◆ **WORK INSTRUCTIONS**:
Print the data exactly as it appears, keeping every word.

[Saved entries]
:::::

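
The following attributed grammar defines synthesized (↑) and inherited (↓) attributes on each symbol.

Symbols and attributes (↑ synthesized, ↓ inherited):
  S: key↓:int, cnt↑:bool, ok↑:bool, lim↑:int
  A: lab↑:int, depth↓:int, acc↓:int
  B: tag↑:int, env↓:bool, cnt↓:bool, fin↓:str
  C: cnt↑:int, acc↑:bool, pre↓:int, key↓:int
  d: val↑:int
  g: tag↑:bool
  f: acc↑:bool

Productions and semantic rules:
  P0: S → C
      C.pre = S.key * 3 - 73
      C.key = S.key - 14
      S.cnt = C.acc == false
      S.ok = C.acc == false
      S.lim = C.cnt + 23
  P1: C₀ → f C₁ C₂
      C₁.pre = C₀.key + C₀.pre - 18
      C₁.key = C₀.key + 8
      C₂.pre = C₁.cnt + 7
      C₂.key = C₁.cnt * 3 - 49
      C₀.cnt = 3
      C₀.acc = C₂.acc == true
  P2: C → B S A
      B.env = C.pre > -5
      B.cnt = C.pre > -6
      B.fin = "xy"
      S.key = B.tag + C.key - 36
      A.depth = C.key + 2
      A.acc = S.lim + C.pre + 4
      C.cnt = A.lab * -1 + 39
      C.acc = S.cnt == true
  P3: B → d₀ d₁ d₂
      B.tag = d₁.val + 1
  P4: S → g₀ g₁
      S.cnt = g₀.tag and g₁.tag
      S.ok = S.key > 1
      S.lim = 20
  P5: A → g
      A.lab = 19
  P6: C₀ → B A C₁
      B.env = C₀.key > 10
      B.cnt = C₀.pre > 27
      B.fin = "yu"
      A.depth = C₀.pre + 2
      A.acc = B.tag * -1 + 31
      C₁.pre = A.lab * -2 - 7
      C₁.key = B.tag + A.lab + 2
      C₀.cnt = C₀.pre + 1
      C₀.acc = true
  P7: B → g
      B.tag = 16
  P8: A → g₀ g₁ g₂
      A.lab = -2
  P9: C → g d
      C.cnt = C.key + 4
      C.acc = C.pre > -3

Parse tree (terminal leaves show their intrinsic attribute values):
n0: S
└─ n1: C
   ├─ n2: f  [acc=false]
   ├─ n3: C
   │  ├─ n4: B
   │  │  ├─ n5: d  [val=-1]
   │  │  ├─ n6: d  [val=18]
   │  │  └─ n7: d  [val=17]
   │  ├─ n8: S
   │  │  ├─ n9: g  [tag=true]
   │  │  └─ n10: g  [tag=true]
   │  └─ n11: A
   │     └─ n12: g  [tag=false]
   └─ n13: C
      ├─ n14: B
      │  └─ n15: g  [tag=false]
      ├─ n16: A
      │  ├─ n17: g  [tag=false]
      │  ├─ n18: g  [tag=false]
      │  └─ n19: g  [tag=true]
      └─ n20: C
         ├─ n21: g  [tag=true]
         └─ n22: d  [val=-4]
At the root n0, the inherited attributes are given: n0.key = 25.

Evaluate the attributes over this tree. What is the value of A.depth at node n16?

29

1. n0.key = 25  [given at root]
2. n1.pre = 2  [S.key * 3 - 73]
3. n1.key = 11  [S.key - 14]
4. n2.acc = false  [terminal]
5. n3.pre = -5  [C₀.key + C₀.pre - 18]
6. n3.key = 19  [C₀.key + 8]
7. n4.env = false  [C.pre > -5]
8. n4.cnt = true  [C.pre > -6]
9. n4.fin = "xy"  ["xy"]
10. n5.val = -1  [terminal]
11. n6.val = 18  [terminal]
12. n7.val = 17  [terminal]
13. n4.tag = 19  [d₁.val + 1]
14. n8.key = 2  [B.tag + C.key - 36]
15. n9.tag = true  [terminal]
16. n10.tag = true  [terminal]
17. n8.cnt = true  [g₀.tag and g₁.tag]
18. n8.ok = true  [S.key > 1]
19. n8.lim = 20  [20]
20. n11.depth = 21  [C.key + 2]
21. n11.acc = 19  [S.lim + C.pre + 4]
22. n12.tag = false  [terminal]
23. n11.lab = 19  [19]
24. n3.cnt = 20  [A.lab * -1 + 39]
25. n3.acc = true  [S.cnt == true]
26. n13.pre = 27  [C₁.cnt + 7]
27. n13.key = 11  [C₁.cnt * 3 - 49]
28. n14.env = true  [C₀.key > 10]
29. n14.cnt = false  [C₀.pre > 27]
30. n14.fin = "yu"  ["yu"]
31. n15.tag = false  [terminal]
32. n14.tag = 16  [16]
33. n16.depth = 29  [C₀.pre + 2]
34. n16.acc = 15  [B.tag * -1 + 31]
35. n17.tag = false  [terminal]
36. n18.tag = false  [terminal]
37. n19.tag = true  [terminal]
38. n16.lab = -2  [-2]
39. n20.pre = -3  [A.lab * -2 - 7]
40. n20.key = 16  [B.tag + A.lab + 2]
41. n21.tag = true  [terminal]
42. n22.val = -4  [terminal]
43. n20.cnt = 20  [C.key + 4]
44. n20.acc = false  [C.pre > -3]
45. n13.cnt = 28  [C₀.pre + 1]
46. n13.acc = true  [true]
47. n1.cnt = 3  [3]
48. n1.acc = true  [C₂.acc == true]
49. n0.cnt = false  [C.acc == false]
50. n0.ok = false  [C.acc == false]
51. n0.lim = 26  [C.cnt + 23]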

:::::

◆ **RESULT FOR THIS EXERCISE**:
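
The following attributed grammar defines synthesized (↑) and inherited (↓) attributes on each symbol.

Symbols and attributes (↑ synthesized, ↓ inherited):
  S: key↓:int, cnt↑:bool, ok↑:bool, lim↑:int
  A: lab↑:int, depth↓:int, acc↓:int
  B: tag↑:int, env↓:bool, cnt↓:bool, fin↓:str
  C: cnt↑:int, acc↑:bool, pre↓:int, key↓:int
  d: val↑:int
  g: tag↑:bool
  f: acc↑:bool

Productions and semantic rules:
  P0: S → C
      C.pre = S.key * 3 - 73
      C.key = S.key - 14
      S.cnt = C.acc == false
      S.ok = C.acc == false
      S.lim = C.cnt + 23
  P1: C₀ → f C₁ C₂
      C₁.pre = C₀.key + C₀.pre - 18
      C₁.key = C₀.key + 8
      C₂.pre = C₁.cnt + 7
      C₂.key = C₁.cnt * 3 - 49
      C₀.cnt = 3
      C₀.acc = C₂.acc == true
  P2: C → B S A
      B.env = C.pre > -5
      B.cnt = C.pre > -6
      B.fin = "xy"
      S.key = B.tag + C.key - 36
      A.depth = C.key + 2
      A.acc = S.lim + C.pre + 4
      C.cnt = A.lab * -1 + 39
      C.acc = S.cnt == true
  P3: B → d₀ d₁ d₂
      B.tag = d₁.val + 1
  P4: S → g₀ g₁
      S.cnt = g₀.tag and g₁.tag
      S.ok = S.key > 1
      S.lim = 20
  P5: A → g
      A.lab = 19
  P6: C₀ → B A C₁
      B.env = C₀.key > 10
      B.cnt = C₀.pre > 27
      B.fin = "yu"
      A.depth = C₀.pre + 2
      A.acc = B.tag * -1 + 31
      C₁.pre = A.lab * -2 - 7
      C₁.key = B.tag + A.lab + 2
      C₀.cnt = C₀.pre + 1
      C₀.acc = true
  P7: B → g
      B.tag = 16
  P8: A → g₀ g₁ g₂
      A.lab = -2
  P9: C → g d
      C.cnt = C.key + 4
      C.acc = C.pre > -3

Parse tree (terminal leaves show their intrinsic attribute values):
n0: S
└─ n1: C
   ├─ n2: f  [acc=false]
   ├─ n3: C
   │  ├─ n4: B
   │  │  ├─ n5: d  [val=-1]
   │  │  ├─ n6: d  [val=18]
   │  │  └─ n7: d  [val=17]
   │  ├─ n8: S
   │  │  ├─ n9: g  [tag=true]
   │  │  └─ n10: g  [tag=true]
   │  └─ n11: A
   │     └─ n12: g  [tag=false]
   └─ n13: C
      ├─ n14: B
      │  └─ n15: g  [tag=false]
      ├─ n16: A
      │  ├─ n17: g  [tag=false]
      │  ├─ n18: g  [tag=false]
      │  └─ n19: g  [tag=true]
      └─ n20: C
         ├─ n21: g  [tag=true]
         └─ n22: d  [val=-4]
At the root n0, the inherited attributes are given: n0.key = 25.

Evaluate the attributes over this tree. What is the value of A.depth at node n16?

29

1. n0.key = 25  [given at root]
2. n1.pre = 2  [S.key * 3 - 73]
3. n1.key = 11  [S.key - 14]
4. n2.acc = false  [terminal]
5. n3.pre = -5  [C₀.key + C₀.pre - 18]
6. n3.key = 19  [C₀.key + 8]
7. n4.env = false  [C.pre > -5]
8. n4.cnt = true  [C.pre > -6]
9. n4.fin = "xy"  ["xy"]
10. n5.val = -1  [terminal]
11. n6.val = 18  [terminal]
12. n7.val = 17  [terminal]
13. n4.tag = 19  [d₁.val + 1]
14. n8.key = 2  [B.tag + C.key - 36]
15. n9.tag = true  [terminal]
16. n10.tag = true  [terminal]
17. n8.cnt = true  [g₀.tag and g₁.tag]
18. n8.ok = true  [S.key > 1]
19. n8.lim = 20  [20]
20. n11.depth = 21  [C.key + 2]
21. n11.acc = 19  [S.lim + C.pre + 4]
22. n12.tag = false  [terminal]
23. n11.lab = 19  [19]
24. n3.cnt = 20  [A.lab * -1 + 39]
25. n3.acc = true  [S.cnt == true]
26. n13.pre = 27  [C₁.cnt + 7]
27. n13.key = 11  [C₁.cnt * 3 - 49]
28. n14.env = true  [C₀.key > 10]
29. n14.cnt = false  [C₀.pre > 27]
30. n14.fin = "yu"  ["yu"]
31. n15.tag = false  [terminal]
32. n14.tag = 16  [16]
33. n16.depth = 29  [C₀.pre + 2]
34. n16.acc = 15  [B.tag * -1 + 31]
35. n17.tag = false  [terminal]
36. n18.tag = false  [terminal]
37. n19.tag = true  [terminal]
38. n16.lab = -2  [-2]
39. n20.pre = -3  [A.lab * -2 - 7]
40. n20.key = 16  [B.tag + A.lab + 2]
41. n21.tag = true  [terminal]
42. n22.val = -4  [terminal]
43. n20.cnt = 20  [C.key + 4]
44. n20.acc = false  [C.pre > -3]
45. n13.cnt = 28  [C₀.pre + 1]
46. n13.acc = true  [true]
47. n1.cnt = 3  [3]
48. n1.acc = true  [C₂.acc == true]
49. n0.cnt = false  [C.acc == false]
50. n0.ok = false  [C.acc == false]
51. n0.lim = 26  [C.cnt + 23]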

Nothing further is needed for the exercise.